Top of DATA EXTRACT

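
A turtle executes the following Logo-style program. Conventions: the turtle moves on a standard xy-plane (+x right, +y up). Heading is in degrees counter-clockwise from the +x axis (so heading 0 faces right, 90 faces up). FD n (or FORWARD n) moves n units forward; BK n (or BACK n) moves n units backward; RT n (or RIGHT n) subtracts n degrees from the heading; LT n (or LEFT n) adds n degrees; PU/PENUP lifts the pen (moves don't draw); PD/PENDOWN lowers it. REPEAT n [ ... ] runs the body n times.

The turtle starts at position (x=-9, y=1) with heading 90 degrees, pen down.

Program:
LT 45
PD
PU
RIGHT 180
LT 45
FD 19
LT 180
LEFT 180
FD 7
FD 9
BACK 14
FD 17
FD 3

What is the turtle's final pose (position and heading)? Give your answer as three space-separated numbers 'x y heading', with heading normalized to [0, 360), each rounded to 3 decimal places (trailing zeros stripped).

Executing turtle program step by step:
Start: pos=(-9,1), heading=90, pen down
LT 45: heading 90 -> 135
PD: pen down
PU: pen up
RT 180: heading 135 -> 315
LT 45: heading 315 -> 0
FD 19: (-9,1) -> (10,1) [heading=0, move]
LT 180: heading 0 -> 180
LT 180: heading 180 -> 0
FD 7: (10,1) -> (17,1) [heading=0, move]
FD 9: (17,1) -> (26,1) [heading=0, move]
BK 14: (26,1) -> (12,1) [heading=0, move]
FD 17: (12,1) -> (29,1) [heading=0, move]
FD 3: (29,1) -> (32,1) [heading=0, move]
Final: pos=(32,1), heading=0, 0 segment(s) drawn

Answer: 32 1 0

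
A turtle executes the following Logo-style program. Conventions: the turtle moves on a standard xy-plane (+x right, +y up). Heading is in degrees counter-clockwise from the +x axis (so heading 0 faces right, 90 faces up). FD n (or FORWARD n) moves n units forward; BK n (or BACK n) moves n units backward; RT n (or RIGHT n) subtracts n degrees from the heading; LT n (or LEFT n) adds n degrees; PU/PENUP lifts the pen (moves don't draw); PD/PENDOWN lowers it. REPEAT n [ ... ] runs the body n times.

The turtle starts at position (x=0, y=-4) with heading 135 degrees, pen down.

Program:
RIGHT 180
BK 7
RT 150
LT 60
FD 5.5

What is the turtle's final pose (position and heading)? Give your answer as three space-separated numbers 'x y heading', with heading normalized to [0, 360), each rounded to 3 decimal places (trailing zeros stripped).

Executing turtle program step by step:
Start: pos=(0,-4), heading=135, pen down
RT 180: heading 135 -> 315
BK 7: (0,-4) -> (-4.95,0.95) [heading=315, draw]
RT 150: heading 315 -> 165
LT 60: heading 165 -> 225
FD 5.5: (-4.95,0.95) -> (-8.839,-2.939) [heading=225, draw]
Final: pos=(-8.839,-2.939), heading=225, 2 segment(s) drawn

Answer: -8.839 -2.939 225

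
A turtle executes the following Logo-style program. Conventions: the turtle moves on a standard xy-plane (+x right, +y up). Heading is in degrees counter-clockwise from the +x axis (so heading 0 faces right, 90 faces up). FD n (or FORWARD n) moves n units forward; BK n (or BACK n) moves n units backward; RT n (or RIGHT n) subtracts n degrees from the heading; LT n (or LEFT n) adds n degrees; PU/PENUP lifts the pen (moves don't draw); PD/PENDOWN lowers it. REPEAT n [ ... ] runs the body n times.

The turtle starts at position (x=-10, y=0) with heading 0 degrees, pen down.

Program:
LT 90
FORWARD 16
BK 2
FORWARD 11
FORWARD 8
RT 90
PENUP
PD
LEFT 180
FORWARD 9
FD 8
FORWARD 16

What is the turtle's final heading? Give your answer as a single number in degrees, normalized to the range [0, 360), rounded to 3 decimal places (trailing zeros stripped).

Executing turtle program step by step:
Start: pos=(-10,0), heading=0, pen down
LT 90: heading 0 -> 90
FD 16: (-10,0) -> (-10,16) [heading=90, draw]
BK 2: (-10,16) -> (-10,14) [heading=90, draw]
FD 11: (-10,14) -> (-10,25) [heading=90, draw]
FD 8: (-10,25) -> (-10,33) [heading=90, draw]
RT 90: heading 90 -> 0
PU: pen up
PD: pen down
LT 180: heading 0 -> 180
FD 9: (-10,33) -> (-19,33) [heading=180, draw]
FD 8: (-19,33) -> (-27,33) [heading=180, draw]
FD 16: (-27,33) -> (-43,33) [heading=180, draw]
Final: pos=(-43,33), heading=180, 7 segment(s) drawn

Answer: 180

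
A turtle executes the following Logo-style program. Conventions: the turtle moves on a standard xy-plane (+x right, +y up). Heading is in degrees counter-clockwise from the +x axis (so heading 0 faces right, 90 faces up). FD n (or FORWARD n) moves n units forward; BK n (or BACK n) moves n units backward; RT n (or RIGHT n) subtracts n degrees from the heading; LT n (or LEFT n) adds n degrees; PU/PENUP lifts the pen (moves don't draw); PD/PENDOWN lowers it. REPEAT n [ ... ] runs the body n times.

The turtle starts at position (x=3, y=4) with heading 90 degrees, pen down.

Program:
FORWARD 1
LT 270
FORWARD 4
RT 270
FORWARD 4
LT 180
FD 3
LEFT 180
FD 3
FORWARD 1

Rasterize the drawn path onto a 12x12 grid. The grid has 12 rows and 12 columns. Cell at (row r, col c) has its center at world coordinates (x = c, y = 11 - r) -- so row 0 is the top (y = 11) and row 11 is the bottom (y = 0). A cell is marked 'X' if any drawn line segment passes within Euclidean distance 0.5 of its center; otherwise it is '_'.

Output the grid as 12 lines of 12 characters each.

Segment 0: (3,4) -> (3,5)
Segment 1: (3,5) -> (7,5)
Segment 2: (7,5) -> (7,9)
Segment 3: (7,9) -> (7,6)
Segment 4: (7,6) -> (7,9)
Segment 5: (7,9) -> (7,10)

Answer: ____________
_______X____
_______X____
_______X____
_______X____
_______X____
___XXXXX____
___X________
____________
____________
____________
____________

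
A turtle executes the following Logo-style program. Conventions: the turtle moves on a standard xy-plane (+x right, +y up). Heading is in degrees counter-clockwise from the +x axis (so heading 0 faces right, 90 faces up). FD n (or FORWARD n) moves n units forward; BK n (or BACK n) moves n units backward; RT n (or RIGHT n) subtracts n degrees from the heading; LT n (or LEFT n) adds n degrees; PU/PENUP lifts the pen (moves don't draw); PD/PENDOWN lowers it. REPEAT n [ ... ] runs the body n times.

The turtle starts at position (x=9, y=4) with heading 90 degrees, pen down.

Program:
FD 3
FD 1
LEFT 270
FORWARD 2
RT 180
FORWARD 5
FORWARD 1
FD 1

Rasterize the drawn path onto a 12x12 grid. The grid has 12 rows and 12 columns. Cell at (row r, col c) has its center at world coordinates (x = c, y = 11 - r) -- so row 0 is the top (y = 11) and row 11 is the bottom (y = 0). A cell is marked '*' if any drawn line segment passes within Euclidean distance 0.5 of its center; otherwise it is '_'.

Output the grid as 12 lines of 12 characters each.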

Bottom of DATA EXTRACT

EXERCISE BRIEF: Retrieve each line of the data in which the word "starts" can be found.

ANSWER TO THE EXERCISE:
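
The turtle starts at position (x=-9, y=1) with heading 90 degrees, pen down.
The turtle starts at position (x=0, y=-4) with heading 135 degrees, pen down.
The turtle starts at position (x=-10, y=0) with heading 0 degrees, pen down.
The turtle starts at position (x=3, y=4) with heading 90 degrees, pen down.
The turtle starts at position (x=9, y=4) with heading 90 degrees, pen down.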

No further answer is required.